# [WHAT IS EXPECTED]
Copy out the entries that follow, unchanged.

------ PROVIDED RECORDS

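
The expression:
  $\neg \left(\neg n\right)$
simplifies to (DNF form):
$n$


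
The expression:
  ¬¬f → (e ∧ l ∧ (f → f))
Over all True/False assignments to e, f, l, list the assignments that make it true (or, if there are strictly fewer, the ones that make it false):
is false only for:
  e=False, f=True, l=False;
  e=False, f=True, l=True;
  e=True, f=True, l=False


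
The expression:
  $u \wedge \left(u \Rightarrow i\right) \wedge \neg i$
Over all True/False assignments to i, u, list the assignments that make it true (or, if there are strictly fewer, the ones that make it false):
is never true.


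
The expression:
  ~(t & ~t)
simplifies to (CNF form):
True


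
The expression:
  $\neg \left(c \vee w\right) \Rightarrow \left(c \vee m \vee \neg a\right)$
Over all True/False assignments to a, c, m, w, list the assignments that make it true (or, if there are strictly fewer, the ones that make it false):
is false only for:
  a=True, c=False, m=False, w=False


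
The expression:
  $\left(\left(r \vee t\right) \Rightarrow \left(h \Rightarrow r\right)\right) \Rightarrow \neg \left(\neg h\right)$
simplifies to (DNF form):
$h$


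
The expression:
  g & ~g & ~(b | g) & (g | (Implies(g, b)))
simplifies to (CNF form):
False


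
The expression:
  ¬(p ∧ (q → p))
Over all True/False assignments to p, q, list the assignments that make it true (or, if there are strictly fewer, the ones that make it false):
is true only for:
  p=False, q=False;
  p=False, q=True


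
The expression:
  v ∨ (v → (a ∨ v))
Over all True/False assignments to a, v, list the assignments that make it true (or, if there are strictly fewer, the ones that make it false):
is always true.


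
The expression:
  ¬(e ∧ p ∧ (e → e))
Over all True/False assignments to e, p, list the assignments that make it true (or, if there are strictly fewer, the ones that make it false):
is false only for:
  e=True, p=True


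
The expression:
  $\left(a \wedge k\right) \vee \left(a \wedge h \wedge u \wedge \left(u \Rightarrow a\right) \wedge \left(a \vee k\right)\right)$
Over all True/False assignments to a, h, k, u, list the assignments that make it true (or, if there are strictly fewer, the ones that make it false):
is true only for:
  a=True, h=False, k=True, u=False;
  a=True, h=False, k=True, u=True;
  a=True, h=True, k=False, u=True;
  a=True, h=True, k=True, u=False;
  a=True, h=True, k=True, u=True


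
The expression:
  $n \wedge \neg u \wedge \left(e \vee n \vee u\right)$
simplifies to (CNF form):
$n \wedge \neg u$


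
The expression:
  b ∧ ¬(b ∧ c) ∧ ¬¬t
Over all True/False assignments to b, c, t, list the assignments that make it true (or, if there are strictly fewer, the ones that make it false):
is true only for:
  b=True, c=False, t=True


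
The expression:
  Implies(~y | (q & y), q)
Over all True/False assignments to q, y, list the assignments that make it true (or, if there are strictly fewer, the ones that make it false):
is false only for:
  q=False, y=False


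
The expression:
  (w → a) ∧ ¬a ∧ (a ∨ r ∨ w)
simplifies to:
r ∧ ¬a ∧ ¬w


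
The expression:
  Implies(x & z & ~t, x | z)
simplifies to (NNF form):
True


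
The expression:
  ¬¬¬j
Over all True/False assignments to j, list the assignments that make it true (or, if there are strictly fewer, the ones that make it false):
is true only for:
  j=False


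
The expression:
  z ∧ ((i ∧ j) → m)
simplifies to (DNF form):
(m ∧ z) ∨ (z ∧ ¬i) ∨ (z ∧ ¬j)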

------------

# [REPLY TO THE EXERCISE]
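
The expression:
  $\neg \left(\neg n\right)$
simplifies to (DNF form):
$n$


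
The expression:
  ¬¬f → (e ∧ l ∧ (f → f))
Over all True/False assignments to e, f, l, list the assignments that make it true (or, if there are strictly fewer, the ones that make it false):
is false only for:
  e=False, f=True, l=False;
  e=False, f=True, l=True;
  e=True, f=True, l=False


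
The expression:
  $u \wedge \left(u \Rightarrow i\right) \wedge \neg i$
Over all True/False assignments to i, u, list the assignments that make it true (or, if there are strictly fewer, the ones that make it false):
is never true.


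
The expression:
  ~(t & ~t)
simplifies to (CNF form):
True


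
The expression:
  $\neg \left(c \vee w\right) \Rightarrow \left(c \vee m \vee \neg a\right)$
Over all True/False assignments to a, c, m, w, list the assignments that make it true (or, if there are strictly fewer, the ones that make it false):
is false only for:
  a=True, c=False, m=False, w=False


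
The expression:
  $\left(\left(r \vee t\right) \Rightarrow \left(h \Rightarrow r\right)\right) \Rightarrow \neg \left(\neg h\right)$
simplifies to (DNF form):
$h$


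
The expression:
  g & ~g & ~(b | g) & (g | (Implies(g, b)))
simplifies to (CNF form):
False


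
The expression:
  ¬(p ∧ (q → p))
Over all True/False assignments to p, q, list the assignments that make it true (or, if there are strictly fewer, the ones that make it false):
is true only for:
  p=False, q=False;
  p=False, q=True


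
The expression:
  v ∨ (v → (a ∨ v))
Over all True/False assignments to a, v, list the assignments that make it true (or, if there are strictly fewer, the ones that make it false):
is always true.


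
The expression:
  ¬(e ∧ p ∧ (e → e))
Over all True/False assignments to e, p, list the assignments that make it true (or, if there are strictly fewer, the ones that make it false):
is false only for:
  e=True, p=True


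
The expression:
  $\left(a \wedge k\right) \vee \left(a \wedge h \wedge u \wedge \left(u \Rightarrow a\right) \wedge \left(a \vee k\right)\right)$
Over all True/False assignments to a, h, k, u, list the assignments that make it true (or, if there are strictly fewer, the ones that make it false):
is true only for:
  a=True, h=False, k=True, u=False;
  a=True, h=False, k=True, u=True;
  a=True, h=True, k=False, u=True;
  a=True, h=True, k=True, u=False;
  a=True, h=True, k=True, u=True


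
The expression:
  $n \wedge \neg u \wedge \left(e \vee n \vee u\right)$
simplifies to (CNF form):
$n \wedge \neg u$


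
The expression:
  b ∧ ¬(b ∧ c) ∧ ¬¬t
Over all True/False assignments to b, c, t, list the assignments that make it true (or, if there are strictly fewer, the ones that make it false):
is true only for:
  b=True, c=False, t=True


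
The expression:
  Implies(~y | (q & y), q)
Over all True/False assignments to q, y, list the assignments that make it true (or, if there are strictly fewer, the ones that make it false):
is false only for:
  q=False, y=False


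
The expression:
  (w → a) ∧ ¬a ∧ (a ∨ r ∨ w)
simplifies to:
r ∧ ¬a ∧ ¬w


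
The expression:
  Implies(x & z & ~t, x | z)
simplifies to (NNF form):
True


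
The expression:
  ¬¬¬j
Over all True/False assignments to j, list the assignments that make it true (or, if there are strictly fewer, the ones that make it false):
is true only for:
  j=False


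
The expression:
  z ∧ ((i ∧ j) → m)
simplifies to (DNF form):
(m ∧ z) ∨ (z ∧ ¬i) ∨ (z ∧ ¬j)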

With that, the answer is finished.